§ WORK TASK
Print all records exactly, leaving nothing out.

[Stored data]
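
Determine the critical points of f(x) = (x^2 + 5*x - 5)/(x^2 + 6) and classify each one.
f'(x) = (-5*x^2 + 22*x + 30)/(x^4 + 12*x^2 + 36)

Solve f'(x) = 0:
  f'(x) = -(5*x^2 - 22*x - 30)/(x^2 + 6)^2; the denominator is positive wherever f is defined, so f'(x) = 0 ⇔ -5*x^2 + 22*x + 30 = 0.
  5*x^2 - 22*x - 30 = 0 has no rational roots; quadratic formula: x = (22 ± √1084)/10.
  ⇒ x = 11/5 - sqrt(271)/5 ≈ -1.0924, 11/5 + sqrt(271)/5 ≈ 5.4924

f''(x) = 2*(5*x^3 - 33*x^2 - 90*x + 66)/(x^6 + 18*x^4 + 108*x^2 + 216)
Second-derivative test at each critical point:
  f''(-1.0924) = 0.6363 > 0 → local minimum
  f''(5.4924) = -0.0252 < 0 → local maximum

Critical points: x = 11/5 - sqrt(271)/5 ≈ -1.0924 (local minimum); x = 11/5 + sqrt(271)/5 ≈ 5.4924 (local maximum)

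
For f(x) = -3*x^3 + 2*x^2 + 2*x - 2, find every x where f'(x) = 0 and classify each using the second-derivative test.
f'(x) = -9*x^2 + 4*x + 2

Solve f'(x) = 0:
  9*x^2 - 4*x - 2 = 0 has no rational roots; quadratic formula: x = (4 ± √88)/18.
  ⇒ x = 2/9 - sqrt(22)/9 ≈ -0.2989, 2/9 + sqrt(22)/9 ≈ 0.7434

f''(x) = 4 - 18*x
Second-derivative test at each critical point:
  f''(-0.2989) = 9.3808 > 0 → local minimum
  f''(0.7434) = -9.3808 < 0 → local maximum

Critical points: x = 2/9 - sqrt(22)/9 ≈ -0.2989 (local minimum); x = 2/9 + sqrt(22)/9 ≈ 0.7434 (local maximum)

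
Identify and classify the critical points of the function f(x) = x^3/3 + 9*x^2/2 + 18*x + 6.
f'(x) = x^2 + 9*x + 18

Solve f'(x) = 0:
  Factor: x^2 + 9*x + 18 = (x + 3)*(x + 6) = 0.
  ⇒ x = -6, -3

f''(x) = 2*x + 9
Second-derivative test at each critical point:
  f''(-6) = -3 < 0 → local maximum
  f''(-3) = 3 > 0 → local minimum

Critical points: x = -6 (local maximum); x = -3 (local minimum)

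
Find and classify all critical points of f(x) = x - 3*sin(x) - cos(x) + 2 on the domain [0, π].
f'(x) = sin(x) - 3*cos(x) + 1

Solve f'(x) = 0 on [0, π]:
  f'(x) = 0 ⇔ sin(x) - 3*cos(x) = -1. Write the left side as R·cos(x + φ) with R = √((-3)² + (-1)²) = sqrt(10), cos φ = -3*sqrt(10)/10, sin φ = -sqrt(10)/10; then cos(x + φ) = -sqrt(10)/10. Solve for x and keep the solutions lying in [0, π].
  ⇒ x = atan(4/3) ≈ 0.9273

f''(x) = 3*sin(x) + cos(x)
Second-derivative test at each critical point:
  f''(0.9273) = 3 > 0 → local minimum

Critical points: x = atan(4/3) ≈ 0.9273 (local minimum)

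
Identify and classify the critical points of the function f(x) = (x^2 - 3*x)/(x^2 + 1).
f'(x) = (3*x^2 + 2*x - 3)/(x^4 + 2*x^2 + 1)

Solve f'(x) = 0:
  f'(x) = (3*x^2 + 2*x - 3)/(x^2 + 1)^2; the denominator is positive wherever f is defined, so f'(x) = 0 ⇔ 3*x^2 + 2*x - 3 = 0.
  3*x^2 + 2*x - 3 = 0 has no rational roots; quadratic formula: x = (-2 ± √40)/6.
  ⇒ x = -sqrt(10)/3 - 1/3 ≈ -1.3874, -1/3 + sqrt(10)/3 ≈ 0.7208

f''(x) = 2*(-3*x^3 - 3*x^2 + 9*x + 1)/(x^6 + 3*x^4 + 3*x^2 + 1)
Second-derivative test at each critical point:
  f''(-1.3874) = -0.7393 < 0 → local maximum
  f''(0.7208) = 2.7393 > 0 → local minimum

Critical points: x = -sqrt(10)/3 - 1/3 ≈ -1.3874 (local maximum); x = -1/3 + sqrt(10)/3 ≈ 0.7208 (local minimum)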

§ ANSWER TO THIS EXERCISE
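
Determine the critical points of f(x) = (x^2 + 5*x - 5)/(x^2 + 6) and classify each one.
f'(x) = (-5*x^2 + 22*x + 30)/(x^4 + 12*x^2 + 36)

Solve f'(x) = 0:
  f'(x) = -(5*x^2 - 22*x - 30)/(x^2 + 6)^2; the denominator is positive wherever f is defined, so f'(x) = 0 ⇔ -5*x^2 + 22*x + 30 = 0.
  5*x^2 - 22*x - 30 = 0 has no rational roots; quadratic formula: x = (22 ± √1084)/10.
  ⇒ x = 11/5 - sqrt(271)/5 ≈ -1.0924, 11/5 + sqrt(271)/5 ≈ 5.4924

f''(x) = 2*(5*x^3 - 33*x^2 - 90*x + 66)/(x^6 + 18*x^4 + 108*x^2 + 216)
Second-derivative test at each critical point:
  f''(-1.0924) = 0.6363 > 0 → local minimum
  f''(5.4924) = -0.0252 < 0 → local maximum

Critical points: x = 11/5 - sqrt(271)/5 ≈ -1.0924 (local minimum); x = 11/5 + sqrt(271)/5 ≈ 5.4924 (local maximum)

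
For f(x) = -3*x^3 + 2*x^2 + 2*x - 2, find every x where f'(x) = 0 and classify each using the second-derivative test.
f'(x) = -9*x^2 + 4*x + 2

Solve f'(x) = 0:
  9*x^2 - 4*x - 2 = 0 has no rational roots; quadratic formula: x = (4 ± √88)/18.
  ⇒ x = 2/9 - sqrt(22)/9 ≈ -0.2989, 2/9 + sqrt(22)/9 ≈ 0.7434

f''(x) = 4 - 18*x
Second-derivative test at each critical point:
  f''(-0.2989) = 9.3808 > 0 → local minimum
  f''(0.7434) = -9.3808 < 0 → local maximum

Critical points: x = 2/9 - sqrt(22)/9 ≈ -0.2989 (local minimum); x = 2/9 + sqrt(22)/9 ≈ 0.7434 (local maximum)

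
Identify and classify the critical points of the function f(x) = x^3/3 + 9*x^2/2 + 18*x + 6.
f'(x) = x^2 + 9*x + 18

Solve f'(x) = 0:
  Factor: x^2 + 9*x + 18 = (x + 3)*(x + 6) = 0.
  ⇒ x = -6, -3

f''(x) = 2*x + 9
Second-derivative test at each critical point:
  f''(-6) = -3 < 0 → local maximum
  f''(-3) = 3 > 0 → local minimum

Critical points: x = -6 (local maximum); x = -3 (local minimum)

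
Find and classify all critical points of f(x) = x - 3*sin(x) - cos(x) + 2 on the domain [0, π].
f'(x) = sin(x) - 3*cos(x) + 1

Solve f'(x) = 0 on [0, π]:
  f'(x) = 0 ⇔ sin(x) - 3*cos(x) = -1. Write the left side as R·cos(x + φ) with R = √((-3)² + (-1)²) = sqrt(10), cos φ = -3*sqrt(10)/10, sin φ = -sqrt(10)/10; then cos(x + φ) = -sqrt(10)/10. Solve for x and keep the solutions lying in [0, π].
  ⇒ x = atan(4/3) ≈ 0.9273

f''(x) = 3*sin(x) + cos(x)
Second-derivative test at each critical point:
  f''(0.9273) = 3 > 0 → local minimum

Critical points: x = atan(4/3) ≈ 0.9273 (local minimum)

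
Identify and classify the critical points of the function f(x) = (x^2 - 3*x)/(x^2 + 1).
f'(x) = (3*x^2 + 2*x - 3)/(x^4 + 2*x^2 + 1)

Solve f'(x) = 0:
  f'(x) = (3*x^2 + 2*x - 3)/(x^2 + 1)^2; the denominator is positive wherever f is defined, so f'(x) = 0 ⇔ 3*x^2 + 2*x - 3 = 0.
  3*x^2 + 2*x - 3 = 0 has no rational roots; quadratic formula: x = (-2 ± √40)/6.
  ⇒ x = -sqrt(10)/3 - 1/3 ≈ -1.3874, -1/3 + sqrt(10)/3 ≈ 0.7208

f''(x) = 2*(-3*x^3 - 3*x^2 + 9*x + 1)/(x^6 + 3*x^4 + 3*x^2 + 1)
Second-derivative test at each critical point:
  f''(-1.3874) = -0.7393 < 0 → local maximum
  f''(0.7208) = 2.7393 > 0 → local minimum

Critical points: x = -sqrt(10)/3 - 1/3 ≈ -1.3874 (local maximum); x = -1/3 + sqrt(10)/3 ≈ 0.7208 (local minimum)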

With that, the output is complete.